▶ _Data to examine_
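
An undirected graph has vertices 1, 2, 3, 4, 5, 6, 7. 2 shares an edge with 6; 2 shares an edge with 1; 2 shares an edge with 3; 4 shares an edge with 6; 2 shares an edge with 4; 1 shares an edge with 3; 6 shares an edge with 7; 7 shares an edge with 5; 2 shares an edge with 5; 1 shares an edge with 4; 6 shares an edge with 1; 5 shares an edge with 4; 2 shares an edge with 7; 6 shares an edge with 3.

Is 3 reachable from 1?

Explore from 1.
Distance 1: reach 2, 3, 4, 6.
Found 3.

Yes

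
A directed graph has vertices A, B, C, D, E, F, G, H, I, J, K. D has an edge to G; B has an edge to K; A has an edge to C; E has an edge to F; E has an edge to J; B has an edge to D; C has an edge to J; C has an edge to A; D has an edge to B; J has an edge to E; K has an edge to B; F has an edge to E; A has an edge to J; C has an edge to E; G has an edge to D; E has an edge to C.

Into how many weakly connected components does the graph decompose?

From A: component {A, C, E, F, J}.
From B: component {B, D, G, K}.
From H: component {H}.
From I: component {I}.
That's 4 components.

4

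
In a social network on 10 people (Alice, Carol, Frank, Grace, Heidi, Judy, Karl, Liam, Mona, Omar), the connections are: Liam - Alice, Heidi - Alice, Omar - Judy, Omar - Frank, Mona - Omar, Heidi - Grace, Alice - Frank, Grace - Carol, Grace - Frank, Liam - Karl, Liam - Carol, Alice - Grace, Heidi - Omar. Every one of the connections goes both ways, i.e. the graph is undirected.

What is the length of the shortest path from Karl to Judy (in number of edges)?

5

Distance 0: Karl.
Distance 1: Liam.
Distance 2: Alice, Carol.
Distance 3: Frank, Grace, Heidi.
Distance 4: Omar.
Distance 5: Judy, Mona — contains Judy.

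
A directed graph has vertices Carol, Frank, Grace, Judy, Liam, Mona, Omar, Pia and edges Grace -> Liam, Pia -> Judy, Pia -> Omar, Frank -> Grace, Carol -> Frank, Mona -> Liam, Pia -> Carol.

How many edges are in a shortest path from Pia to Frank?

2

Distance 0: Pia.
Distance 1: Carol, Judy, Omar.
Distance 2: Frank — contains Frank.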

▶ _Task objective_
The records must be given again in full, exactly as they were written.

▶ _Task solution_
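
An undirected graph has vertices 1, 2, 3, 4, 5, 6, 7. 2 shares an edge with 6; 2 shares an edge with 1; 2 shares an edge with 3; 4 shares an edge with 6; 2 shares an edge with 4; 1 shares an edge with 3; 6 shares an edge with 7; 7 shares an edge with 5; 2 shares an edge with 5; 1 shares an edge with 4; 6 shares an edge with 1; 5 shares an edge with 4; 2 shares an edge with 7; 6 shares an edge with 3.

Is 3 reachable from 1?

Explore from 1.
Distance 1: reach 2, 3, 4, 6.
Found 3.

Yes

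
A directed graph has vertices A, B, C, D, E, F, G, H, I, J, K. D has an edge to G; B has an edge to K; A has an edge to C; E has an edge to F; E has an edge to J; B has an edge to D; C has an edge to J; C has an edge to A; D has an edge to B; J has an edge to E; K has an edge to B; F has an edge to E; A has an edge to J; C has an edge to E; G has an edge to D; E has an edge to C.

Into how many weakly connected components does the graph decompose?

From A: component {A, C, E, F, J}.
From B: component {B, D, G, K}.
From H: component {H}.
From I: component {I}.
That's 4 components.

4

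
In a social network on 10 people (Alice, Carol, Frank, Grace, Heidi, Judy, Karl, Liam, Mona, Omar), the connections are: Liam - Alice, Heidi - Alice, Omar - Judy, Omar - Frank, Mona - Omar, Heidi - Grace, Alice - Frank, Grace - Carol, Grace - Frank, Liam - Karl, Liam - Carol, Alice - Grace, Heidi - Omar. Every one of the connections goes both ways, i.e. the graph is undirected.

What is the length of the shortest path from Karl to Judy (in number of edges)?

5

Distance 0: Karl.
Distance 1: Liam.
Distance 2: Alice, Carol.
Distance 3: Frank, Grace, Heidi.
Distance 4: Omar.
Distance 5: Judy, Mona — contains Judy.

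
A directed graph has vertices Carol, Frank, Grace, Judy, Liam, Mona, Omar, Pia and edges Grace -> Liam, Pia -> Judy, Pia -> Omar, Frank -> Grace, Carol -> Frank, Mona -> Liam, Pia -> Carol.

How many edges are in a shortest path from Pia to Frank?

2

Distance 0: Pia.
Distance 1: Carol, Judy, Omar.
Distance 2: Frank — contains Frank.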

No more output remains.